> **Task item**:
Report every line of the material that contains the string "data".

> **Records for the exercise**:
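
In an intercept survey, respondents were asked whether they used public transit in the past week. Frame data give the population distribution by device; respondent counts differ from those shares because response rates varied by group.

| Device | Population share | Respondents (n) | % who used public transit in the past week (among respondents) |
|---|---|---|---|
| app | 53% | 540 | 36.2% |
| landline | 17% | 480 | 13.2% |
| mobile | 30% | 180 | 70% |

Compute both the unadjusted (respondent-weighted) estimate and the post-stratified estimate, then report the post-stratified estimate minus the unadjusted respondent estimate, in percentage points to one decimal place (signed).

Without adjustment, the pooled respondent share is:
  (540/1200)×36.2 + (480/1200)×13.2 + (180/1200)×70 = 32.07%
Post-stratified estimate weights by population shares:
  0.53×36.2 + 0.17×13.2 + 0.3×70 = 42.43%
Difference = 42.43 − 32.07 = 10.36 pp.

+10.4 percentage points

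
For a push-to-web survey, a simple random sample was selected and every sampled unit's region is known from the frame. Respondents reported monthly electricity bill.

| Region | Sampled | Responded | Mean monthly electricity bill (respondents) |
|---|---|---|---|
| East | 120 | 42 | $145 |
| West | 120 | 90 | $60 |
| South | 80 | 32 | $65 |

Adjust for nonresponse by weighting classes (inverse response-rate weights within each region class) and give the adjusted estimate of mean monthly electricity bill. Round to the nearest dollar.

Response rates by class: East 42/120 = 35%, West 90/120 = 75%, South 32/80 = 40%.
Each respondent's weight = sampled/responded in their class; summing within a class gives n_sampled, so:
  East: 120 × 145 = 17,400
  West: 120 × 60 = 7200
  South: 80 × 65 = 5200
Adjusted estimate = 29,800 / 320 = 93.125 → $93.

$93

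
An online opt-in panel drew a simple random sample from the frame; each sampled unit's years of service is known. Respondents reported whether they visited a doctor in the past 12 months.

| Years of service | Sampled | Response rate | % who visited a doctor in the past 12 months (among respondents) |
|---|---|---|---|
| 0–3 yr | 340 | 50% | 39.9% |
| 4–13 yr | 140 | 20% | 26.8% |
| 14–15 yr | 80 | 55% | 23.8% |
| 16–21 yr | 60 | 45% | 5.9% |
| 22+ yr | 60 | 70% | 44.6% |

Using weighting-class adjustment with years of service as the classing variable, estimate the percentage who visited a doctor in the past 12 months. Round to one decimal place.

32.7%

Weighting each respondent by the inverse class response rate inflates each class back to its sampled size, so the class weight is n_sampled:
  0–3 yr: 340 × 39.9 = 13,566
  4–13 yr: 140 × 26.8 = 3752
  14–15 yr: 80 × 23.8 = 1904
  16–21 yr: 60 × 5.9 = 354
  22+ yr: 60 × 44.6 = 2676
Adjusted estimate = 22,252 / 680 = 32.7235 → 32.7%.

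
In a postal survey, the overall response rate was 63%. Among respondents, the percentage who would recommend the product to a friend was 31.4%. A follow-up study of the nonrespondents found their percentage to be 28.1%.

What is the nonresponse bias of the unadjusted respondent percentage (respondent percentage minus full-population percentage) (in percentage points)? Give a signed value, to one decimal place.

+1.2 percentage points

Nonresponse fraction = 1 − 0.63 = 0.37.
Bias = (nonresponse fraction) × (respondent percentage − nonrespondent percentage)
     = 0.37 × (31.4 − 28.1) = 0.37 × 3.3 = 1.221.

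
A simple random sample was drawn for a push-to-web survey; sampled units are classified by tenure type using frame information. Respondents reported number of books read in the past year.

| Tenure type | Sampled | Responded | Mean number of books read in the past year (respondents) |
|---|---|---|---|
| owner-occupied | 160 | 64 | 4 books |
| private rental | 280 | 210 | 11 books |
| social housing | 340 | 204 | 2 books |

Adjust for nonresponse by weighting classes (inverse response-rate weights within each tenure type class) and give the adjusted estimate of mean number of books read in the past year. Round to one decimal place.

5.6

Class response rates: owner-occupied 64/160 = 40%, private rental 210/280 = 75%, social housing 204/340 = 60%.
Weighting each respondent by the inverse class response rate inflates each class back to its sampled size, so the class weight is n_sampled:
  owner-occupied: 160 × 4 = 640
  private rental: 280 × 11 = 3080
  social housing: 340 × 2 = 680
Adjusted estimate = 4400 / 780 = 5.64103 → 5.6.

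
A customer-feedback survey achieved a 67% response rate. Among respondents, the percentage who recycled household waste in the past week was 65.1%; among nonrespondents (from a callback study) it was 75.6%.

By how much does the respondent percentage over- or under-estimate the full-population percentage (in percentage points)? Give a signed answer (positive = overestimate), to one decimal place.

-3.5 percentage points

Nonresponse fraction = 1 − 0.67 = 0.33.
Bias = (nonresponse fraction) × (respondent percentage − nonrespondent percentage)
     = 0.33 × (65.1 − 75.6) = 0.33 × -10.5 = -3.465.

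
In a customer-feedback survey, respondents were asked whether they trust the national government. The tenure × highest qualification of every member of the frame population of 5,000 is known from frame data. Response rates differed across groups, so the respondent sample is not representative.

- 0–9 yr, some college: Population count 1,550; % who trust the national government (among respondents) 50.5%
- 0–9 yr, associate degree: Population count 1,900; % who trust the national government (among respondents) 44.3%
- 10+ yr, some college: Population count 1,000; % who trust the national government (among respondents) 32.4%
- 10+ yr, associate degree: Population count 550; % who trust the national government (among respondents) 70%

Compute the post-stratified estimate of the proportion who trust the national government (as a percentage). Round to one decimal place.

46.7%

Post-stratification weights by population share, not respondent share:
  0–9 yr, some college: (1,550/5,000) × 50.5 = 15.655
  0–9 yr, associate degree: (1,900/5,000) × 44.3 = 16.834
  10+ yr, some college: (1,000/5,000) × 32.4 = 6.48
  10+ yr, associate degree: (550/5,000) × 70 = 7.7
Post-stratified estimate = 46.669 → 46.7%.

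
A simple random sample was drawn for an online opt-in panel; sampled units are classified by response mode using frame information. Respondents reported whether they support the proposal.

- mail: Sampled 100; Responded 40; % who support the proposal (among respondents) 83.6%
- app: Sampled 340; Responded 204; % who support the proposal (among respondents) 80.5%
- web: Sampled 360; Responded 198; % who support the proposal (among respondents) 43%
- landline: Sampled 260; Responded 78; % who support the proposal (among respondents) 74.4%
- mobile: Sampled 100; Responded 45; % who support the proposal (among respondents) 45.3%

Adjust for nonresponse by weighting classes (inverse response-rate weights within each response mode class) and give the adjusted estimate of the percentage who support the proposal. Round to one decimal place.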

> **Response**:
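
In an intercept survey, respondents were asked whether they used public transit in the past week. Frame data give the population distribution by device; respondent counts differ from those shares because response rates varied by group.
In a customer-feedback survey, respondents were asked whether they trust the national government. The tenure × highest qualification of every member of the frame population of 5,000 is known from frame data. Response rates differed across groups, so the respondent sample is not representative.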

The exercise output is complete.